Task item
Nothing in the listing below should be skipped, so transcribe it all exactly.

=-=-=-=-=

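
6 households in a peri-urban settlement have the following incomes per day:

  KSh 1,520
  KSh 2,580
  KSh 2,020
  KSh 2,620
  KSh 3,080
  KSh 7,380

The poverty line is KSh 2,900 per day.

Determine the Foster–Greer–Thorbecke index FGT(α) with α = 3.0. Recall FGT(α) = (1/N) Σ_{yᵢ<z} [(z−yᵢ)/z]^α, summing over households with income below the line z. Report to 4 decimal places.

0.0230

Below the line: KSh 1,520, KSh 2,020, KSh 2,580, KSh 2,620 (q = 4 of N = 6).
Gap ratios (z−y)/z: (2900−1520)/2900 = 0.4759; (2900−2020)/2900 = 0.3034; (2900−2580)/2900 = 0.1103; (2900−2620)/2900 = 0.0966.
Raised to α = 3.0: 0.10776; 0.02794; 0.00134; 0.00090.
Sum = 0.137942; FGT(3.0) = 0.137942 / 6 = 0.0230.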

=-=-=-=-=

The completed task
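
6 households in a peri-urban settlement have the following incomes per day:

  KSh 1,520
  KSh 2,580
  KSh 2,020
  KSh 2,620
  KSh 3,080
  KSh 7,380

The poverty line is KSh 2,900 per day.

Determine the Foster–Greer–Thorbecke index FGT(α) with α = 3.0. Recall FGT(α) = (1/N) Σ_{yᵢ<z} [(z−yᵢ)/z]^α, summing over households with income below the line z. Report to 4 decimal places.

0.0230

Below the line: KSh 1,520, KSh 2,020, KSh 2,580, KSh 2,620 (q = 4 of N = 6).
Gap ratios (z−y)/z: (2900−1520)/2900 = 0.4759; (2900−2020)/2900 = 0.3034; (2900−2580)/2900 = 0.1103; (2900−2620)/2900 = 0.0966.
Raised to α = 3.0: 0.10776; 0.02794; 0.00134; 0.00090.
Sum = 0.137942; FGT(3.0) = 0.137942 / 6 = 0.0230.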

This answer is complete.